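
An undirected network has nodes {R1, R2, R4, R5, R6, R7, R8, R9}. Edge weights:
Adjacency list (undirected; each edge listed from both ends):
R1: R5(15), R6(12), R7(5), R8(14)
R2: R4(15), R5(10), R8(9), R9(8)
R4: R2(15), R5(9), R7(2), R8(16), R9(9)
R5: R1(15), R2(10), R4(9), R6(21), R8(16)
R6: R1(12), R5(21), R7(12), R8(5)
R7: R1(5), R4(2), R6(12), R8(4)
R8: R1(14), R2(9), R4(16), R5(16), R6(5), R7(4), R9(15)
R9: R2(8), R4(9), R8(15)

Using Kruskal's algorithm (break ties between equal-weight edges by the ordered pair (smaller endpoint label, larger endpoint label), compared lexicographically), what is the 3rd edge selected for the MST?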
━━━━━━━━━━━━━━━━━━━━━━━━━━━━━━
◆ **TO DO**
Write out every record exactly as it appears above.

◆ **RESPONSE BOX**
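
An undirected network has nodes {R1, R2, R4, R5, R6, R7, R8, R9}. Edge weights:
Adjacency list (undirected; each edge listed from both ends):
R1: R5(15), R6(12), R7(5), R8(14)
R2: R4(15), R5(10), R8(9), R9(8)
R4: R2(15), R5(9), R7(2), R8(16), R9(9)
R5: R1(15), R2(10), R4(9), R6(21), R8(16)
R6: R1(12), R5(21), R7(12), R8(5)
R7: R1(5), R4(2), R6(12), R8(4)
R8: R1(14), R2(9), R4(16), R5(16), R6(5), R7(4), R9(15)
R9: R2(8), R4(9), R8(15)

Using Kruskal's algorithm (break ties between equal-weight edges by the ordered pair (smaller endpoint label, larger endpoint label), compared lexicographically), what is the 3rd edge selected for the MST?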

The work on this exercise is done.